Stored data
========

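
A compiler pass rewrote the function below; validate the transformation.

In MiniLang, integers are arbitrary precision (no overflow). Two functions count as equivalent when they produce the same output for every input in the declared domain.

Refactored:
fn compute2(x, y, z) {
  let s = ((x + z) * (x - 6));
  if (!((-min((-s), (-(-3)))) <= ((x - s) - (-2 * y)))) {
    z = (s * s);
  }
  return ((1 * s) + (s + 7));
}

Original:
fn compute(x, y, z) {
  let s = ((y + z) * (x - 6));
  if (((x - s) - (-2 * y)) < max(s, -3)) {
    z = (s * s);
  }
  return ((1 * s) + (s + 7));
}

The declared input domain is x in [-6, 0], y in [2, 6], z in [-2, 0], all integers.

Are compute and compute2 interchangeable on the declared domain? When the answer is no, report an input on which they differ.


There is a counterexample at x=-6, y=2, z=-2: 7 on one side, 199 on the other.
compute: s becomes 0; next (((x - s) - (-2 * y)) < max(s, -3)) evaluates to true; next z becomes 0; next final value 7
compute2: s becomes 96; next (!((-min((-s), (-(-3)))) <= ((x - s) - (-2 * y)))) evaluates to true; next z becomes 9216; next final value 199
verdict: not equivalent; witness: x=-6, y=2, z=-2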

========

Exercise —
Restate the data word for word, leaving nothing out.

Answer section —
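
A compiler pass rewrote the function below; validate the transformation.

In MiniLang, integers are arbitrary precision (no overflow). Two functions count as equivalent when they produce the same output for every input in the declared domain.

Refactored:
fn compute2(x, y, z) {
  let s = ((x + z) * (x - 6));
  if (!((-min((-s), (-(-3)))) <= ((x - s) - (-2 * y)))) {
    z = (s * s);
  }
  return ((1 * s) + (s + 7));
}

Original:
fn compute(x, y, z) {
  let s = ((y + z) * (x - 6));
  if (((x - s) - (-2 * y)) < max(s, -3)) {
    z = (s * s);
  }
  return ((1 * s) + (s + 7));
}

The declared input domain is x in [-6, 0], y in [2, 6], z in [-2, 0], all integers.

Are compute and compute2 interchangeable on the declared domain? When the answer is no, report an input on which they differ.


There is a counterexample at x=-6, y=2, z=-2: 7 on one side, 199 on the other.
compute: s becomes 0; next (((x - s) - (-2 * y)) < max(s, -3)) evaluates to true; next z becomes 0; next final value 7
compute2: s becomes 96; next (!((-min((-s), (-(-3)))) <= ((x - s) - (-2 * y)))) evaluates to true; next z becomes 9216; next final value 199
verdict: not equivalent; witness: x=-6, y=2, z=-2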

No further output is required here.